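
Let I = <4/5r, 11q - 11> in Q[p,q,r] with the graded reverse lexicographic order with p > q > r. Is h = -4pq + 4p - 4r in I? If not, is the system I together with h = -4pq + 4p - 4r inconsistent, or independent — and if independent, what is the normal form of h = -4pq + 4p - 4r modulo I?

First compute the reduced Gröbner basis of I by Buchberger's algorithm.
f_1 = 4/5r, LT = r.
f_2 = 11q - 11, LT = q.

The S-polynomials (S(f_1,f_2)) all reduce to 0 modulo the current basis, so we have a Gröbner basis.
Inter-reduce: drop elements whose leading term is divisible by another's, tail-reduce, and make monic.
Reduced Gröbner basis: {q - 1, r}.
Label its elements g_1 = q - 1, g_2 = r.

Reduce h = -4pq + 4p - 4r modulo G:
  leading term pq: subtract (-4p)·g_1 from -4pq + 4p - 4r → -4r
  leading term r: subtract (-4)·g_2 from -4r → 0
  normal form = 0.
Since the normal form is 0, h ∈ I.

-4pq + 4p - 4r lies in I (it reduces to 0).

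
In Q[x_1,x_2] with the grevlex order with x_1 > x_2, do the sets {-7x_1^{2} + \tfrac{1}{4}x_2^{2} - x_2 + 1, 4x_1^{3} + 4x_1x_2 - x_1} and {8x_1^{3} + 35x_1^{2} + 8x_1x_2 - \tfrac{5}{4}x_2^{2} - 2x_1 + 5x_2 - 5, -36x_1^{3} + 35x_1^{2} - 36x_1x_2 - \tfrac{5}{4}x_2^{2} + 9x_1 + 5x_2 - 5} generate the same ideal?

Since reduced Gröbner bases are canonical representatives of ideals under a given ordering, it suffices to compute and compare them.
Buchberger on the first generating set:
f_1 = -7x_1^{2} + \tfrac{1}{4}x_2^{2} - x_2 + 1, LT = x_1^{2}.
f_2 = 4x_1^{3} + 4x_1x_2 - x_1, LT = x_1^{3}.

S(f_1,f_2): lcm = x_1^{3}. S = -\tfrac{1}{28}x_1x_2^{2} - \tfrac{6}{7}x_1x_2 + \tfrac{3}{28}x_1.
  leading term x_1x_2^{2}: no divisor's leading term divides it; move -\tfrac{1}{28}x_1x_2^{2} to the remainder.
  leading term x_1x_2: no divisor's leading term divides it; move -\tfrac{6}{7}x_1x_2 to the remainder.
  leading term x_1: no divisor's leading term divides it; move \tfrac{3}{28}x_1 to the remainder.
  remainder -\tfrac{1}{28}x_1x_2^{2} - \tfrac{6}{7}x_1x_2 + \tfrac{3}{28}x_1 ≠ 0; add g_3 = -\tfrac{1}{28}x_1x_2^{2} - \tfrac{6}{7}x_1x_2 + \tfrac{3}{28}x_1 to the basis.

S(f_1,g_3): lcm = x_1^{2}x_2^{2}. S = -\tfrac{1}{28}x_2^{4} - 24x_1^{2}x_2 + \tfrac{1}{7}x_2^{3} + 3x_1^{2} - \tfrac{1}{7}x_2^{2}.
  leading term x_2^{4}: no divisor's leading term divides it; move -\tfrac{1}{28}x_2^{4} to the remainder.
  leading term x_1^{2}x_2: subtract (\tfrac{24}{7}x_2)·f_1 from -24x_1^{2}x_2 + \tfrac{1}{7}x_2^{3} + 3x_1^{2} - \tfrac{1}{7}x_2^{2} → -\tfrac{5}{7}x_2^{3} + 3x_1^{2} + \tfrac{23}{7}x_2^{2} - \tfrac{24}{7}x_2
  leading term x_2^{3}: no divisor's leading term divides it; move -\tfrac{5}{7}x_2^{3} to the remainder.
  leading term x_1^{2}: subtract (-\tfrac{3}{7})·f_1 from 3x_1^{2} + \tfrac{23}{7}x_2^{2} - \tfrac{24}{7}x_2 → \tfrac{95}{28}x_2^{2} - \tfrac{27}{7}x_2 + \tfrac{3}{7}
  leading term x_2^{2}: no divisor's leading term divides it; move \tfrac{95}{28}x_2^{2} to the remainder.
  leading term x_2: no divisor's leading term divides it; move -\tfrac{27}{7}x_2 to the remainder.
  leading term 1: no divisor's leading term divides it; move \tfrac{3}{7} to the remainder.
  remainder -\tfrac{1}{28}x_2^{4} - \tfrac{5}{7}x_2^{3} + \tfrac{95}{28}x_2^{2} - \tfrac{27}{7}x_2 + \tfrac{3}{7} ≠ 0; add g_4 = -\tfrac{1}{28}x_2^{4} - \tfrac{5}{7}x_2^{3} + \tfrac{95}{28}x_2^{2} - \tfrac{27}{7}x_2 + \tfrac{3}{7} to the basis.

The other S-polynomials (S(f_2,g_3), S(f_1,g_4), S(f_2,g_4), S(g_3,g_4)) all reduce to 0 modulo the current basis, so we have a Gröbner basis.
Inter-reduce: drop elements whose leading term is divisible by another's, tail-reduce, and make monic.
Reduced Gröbner basis: {x_2^{4} + 20x_2^{3} - 95x_2^{2} + 108x_2 - 12, x_1x_2^{2} + 24x_1x_2 - 3x_1, x_1^{2} - \tfrac{1}{28}x_2^{2} + \tfrac{1}{7}x_2 - \tfrac{1}{7}}.

Buchberger on the second generating set:
h_1 = 8x_1^{3} + 35x_1^{2} + 8x_1x_2 - \tfrac{5}{4}x_2^{2} - 2x_1 + 5x_2 - 5, LT = x_1^{3}.
h_2 = -36x_1^{3} + 35x_1^{2} - 36x_1x_2 - \tfrac{5}{4}x_2^{2} + 9x_1 + 5x_2 - 5, LT = x_1^{3}.

S(h_1,h_2): lcm = x_1^{3}. S = \tfrac{385}{72}x_1^{2} - \tfrac{55}{288}x_2^{2} + \tfrac{55}{72}x_2 - \tfrac{55}{72}.
  leading term x_1^{2}: no divisor's leading term divides it; move \tfrac{385}{72}x_1^{2} to the remainder.
  leading term x_2^{2}: no divisor's leading term divides it; move -\tfrac{55}{288}x_2^{2} to the remainder.
  leading term x_2: no divisor's leading term divides it; move \tfrac{55}{72}x_2 to the remainder.
  leading term 1: no divisor's leading term divides it; move -\tfrac{55}{72} to the remainder.
  remainder \tfrac{385}{72}x_1^{2} - \tfrac{55}{288}x_2^{2} + \tfrac{55}{72}x_2 - \tfrac{55}{72} ≠ 0; add k_3 = \tfrac{385}{72}x_1^{2} - \tfrac{55}{288}x_2^{2} + \tfrac{55}{72}x_2 - \tfrac{55}{72} to the basis.

S(h_1,k_3): lcm = x_1^{3}. S = \tfrac{1}{28}x_1x_2^{2} + \tfrac{35}{8}x_1^{2} + \tfrac{6}{7}x_1x_2 - \tfrac{5}{32}x_2^{2} - \tfrac{3}{28}x_1 + \tfrac{5}{8}x_2 - \tfrac{5}{8}.
  leading term x_1x_2^{2}: no divisor's leading term divides it; move \tfrac{1}{28}x_1x_2^{2} to the remainder.
  leading term x_1^{2}: subtract (\tfrac{9}{11})·k_3 from \tfrac{35}{8}x_1^{2} + \tfrac{6}{7}x_1x_2 - \tfrac{5}{32}x_2^{2} - \tfrac{3}{28}x_1 + \tfrac{5}{8}x_2 - \tfrac{5}{8} → \tfrac{6}{7}x_1x_2 - \tfrac{3}{28}x_1
  leading term x_1x_2: no divisor's leading term divides it; move \tfrac{6}{7}x_1x_2 to the remainder.
  leading term x_1: no divisor's leading term divides it; move -\tfrac{3}{28}x_1 to the remainder.
  remainder \tfrac{1}{28}x_1x_2^{2} + \tfrac{6}{7}x_1x_2 - \tfrac{3}{28}x_1 ≠ 0; add k_4 = \tfrac{1}{28}x_1x_2^{2} + \tfrac{6}{7}x_1x_2 - \tfrac{3}{28}x_1 to the basis.

S(k_3,k_4): lcm = x_1^{2}x_2^{2}. S = -\tfrac{1}{28}x_2^{4} - 24x_1^{2}x_2 + \tfrac{1}{7}x_2^{3} + 3x_1^{2} - \tfrac{1}{7}x_2^{2}.
  leading term x_2^{4}: no divisor's leading term divides it; move -\tfrac{1}{28}x_2^{4} to the remainder.
  leading term x_1^{2}x_2: subtract (-\tfrac{1728}{385}x_2)·k_3 from -24x_1^{2}x_2 + \tfrac{1}{7}x_2^{3} + 3x_1^{2} - \tfrac{1}{7}x_2^{2} → -\tfrac{5}{7}x_2^{3} + 3x_1^{2} + \tfrac{23}{7}x_2^{2} - \tfrac{24}{7}x_2
  leading term x_2^{3}: no divisor's leading term divides it; move -\tfrac{5}{7}x_2^{3} to the remainder.
  leading term x_1^{2}: subtract (\tfrac{216}{385})·k_3 from 3x_1^{2} + \tfrac{23}{7}x_2^{2} - \tfrac{24}{7}x_2 → \tfrac{95}{28}x_2^{2} - \tfrac{27}{7}x_2 + \tfrac{3}{7}
  leading term x_2^{2}: no divisor's leading term divides it; move \tfrac{95}{28}x_2^{2} to the remainder.
  leading term x_2: no divisor's leading term divides it; move -\tfrac{27}{7}x_2 to the remainder.
  leading term 1: no divisor's leading term divides it; move \tfrac{3}{7} to the remainder.
  remainder -\tfrac{1}{28}x_2^{4} - \tfrac{5}{7}x_2^{3} + \tfrac{95}{28}x_2^{2} - \tfrac{27}{7}x_2 + \tfrac{3}{7} ≠ 0; add k_5 = -\tfrac{1}{28}x_2^{4} - \tfrac{5}{7}x_2^{3} + \tfrac{95}{28}x_2^{2} - \tfrac{27}{7}x_2 + \tfrac{3}{7} to the basis.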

════════════════════

* [Instructions to follow]: How many of the lines above include the string "compute"? Give only the number.

* [Written reply]: 2